• **Records**
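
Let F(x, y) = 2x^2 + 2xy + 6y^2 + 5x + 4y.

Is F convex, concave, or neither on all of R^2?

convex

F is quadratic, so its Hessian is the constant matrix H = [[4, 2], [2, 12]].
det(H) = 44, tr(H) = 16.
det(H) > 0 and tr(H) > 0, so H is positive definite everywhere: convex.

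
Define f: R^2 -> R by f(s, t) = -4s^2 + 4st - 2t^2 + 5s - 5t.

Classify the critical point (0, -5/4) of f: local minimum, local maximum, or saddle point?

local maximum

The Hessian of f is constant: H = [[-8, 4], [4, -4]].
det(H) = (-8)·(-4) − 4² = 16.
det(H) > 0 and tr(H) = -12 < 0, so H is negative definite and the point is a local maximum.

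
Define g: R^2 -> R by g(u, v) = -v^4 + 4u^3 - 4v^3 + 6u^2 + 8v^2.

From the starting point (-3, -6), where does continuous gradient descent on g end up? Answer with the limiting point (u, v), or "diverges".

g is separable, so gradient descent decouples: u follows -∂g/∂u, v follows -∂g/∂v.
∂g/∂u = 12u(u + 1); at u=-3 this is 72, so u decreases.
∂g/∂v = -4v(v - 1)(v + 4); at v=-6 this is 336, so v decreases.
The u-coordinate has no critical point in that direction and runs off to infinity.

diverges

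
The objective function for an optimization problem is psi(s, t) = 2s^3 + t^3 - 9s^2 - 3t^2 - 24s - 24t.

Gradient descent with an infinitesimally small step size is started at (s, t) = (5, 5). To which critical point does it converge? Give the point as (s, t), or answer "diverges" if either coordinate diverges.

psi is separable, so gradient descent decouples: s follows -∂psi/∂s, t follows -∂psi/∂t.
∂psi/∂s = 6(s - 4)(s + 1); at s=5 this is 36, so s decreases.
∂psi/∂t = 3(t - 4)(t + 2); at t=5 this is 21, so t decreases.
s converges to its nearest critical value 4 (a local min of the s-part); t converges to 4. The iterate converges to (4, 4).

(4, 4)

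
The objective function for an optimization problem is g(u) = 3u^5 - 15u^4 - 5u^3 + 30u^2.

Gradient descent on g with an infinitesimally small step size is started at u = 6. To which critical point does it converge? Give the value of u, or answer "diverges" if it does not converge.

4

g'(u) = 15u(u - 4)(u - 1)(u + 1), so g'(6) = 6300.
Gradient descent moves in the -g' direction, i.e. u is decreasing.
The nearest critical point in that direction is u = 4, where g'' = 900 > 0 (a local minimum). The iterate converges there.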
==
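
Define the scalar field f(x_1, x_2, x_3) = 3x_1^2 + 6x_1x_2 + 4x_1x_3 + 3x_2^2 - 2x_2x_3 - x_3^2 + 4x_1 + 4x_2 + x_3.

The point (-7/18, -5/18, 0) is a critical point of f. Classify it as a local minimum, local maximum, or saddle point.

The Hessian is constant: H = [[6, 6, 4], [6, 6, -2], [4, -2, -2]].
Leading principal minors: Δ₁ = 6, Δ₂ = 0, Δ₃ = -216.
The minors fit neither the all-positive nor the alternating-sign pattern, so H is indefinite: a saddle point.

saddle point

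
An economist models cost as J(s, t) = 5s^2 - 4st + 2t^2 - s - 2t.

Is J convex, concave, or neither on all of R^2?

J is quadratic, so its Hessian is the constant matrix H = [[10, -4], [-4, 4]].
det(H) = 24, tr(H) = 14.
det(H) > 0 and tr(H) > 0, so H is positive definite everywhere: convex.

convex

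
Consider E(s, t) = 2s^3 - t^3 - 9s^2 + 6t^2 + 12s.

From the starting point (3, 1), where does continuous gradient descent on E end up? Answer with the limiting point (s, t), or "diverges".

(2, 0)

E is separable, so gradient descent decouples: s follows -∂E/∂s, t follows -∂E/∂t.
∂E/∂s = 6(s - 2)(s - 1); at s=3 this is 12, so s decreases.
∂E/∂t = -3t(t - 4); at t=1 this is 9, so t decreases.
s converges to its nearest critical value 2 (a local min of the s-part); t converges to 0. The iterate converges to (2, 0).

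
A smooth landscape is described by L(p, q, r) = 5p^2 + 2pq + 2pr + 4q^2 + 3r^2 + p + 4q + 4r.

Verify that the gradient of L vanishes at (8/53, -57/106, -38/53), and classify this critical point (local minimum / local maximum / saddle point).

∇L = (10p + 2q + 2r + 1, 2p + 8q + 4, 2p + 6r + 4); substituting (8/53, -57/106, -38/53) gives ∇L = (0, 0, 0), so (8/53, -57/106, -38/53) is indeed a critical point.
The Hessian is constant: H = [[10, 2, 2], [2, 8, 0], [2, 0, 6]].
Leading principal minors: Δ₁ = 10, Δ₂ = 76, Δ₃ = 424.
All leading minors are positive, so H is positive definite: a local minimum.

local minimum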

• **What you need to do**
For this task, copy every line of the material in which "problem" appears.

• **Response below**
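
The objective function for an optimization problem is psi(s, t) = 2s^3 + t^3 - 9s^2 - 3t^2 - 24s - 24t.
The objective function for an optimization problem is g(u) = 3u^5 - 15u^4 - 5u^3 + 30u^2.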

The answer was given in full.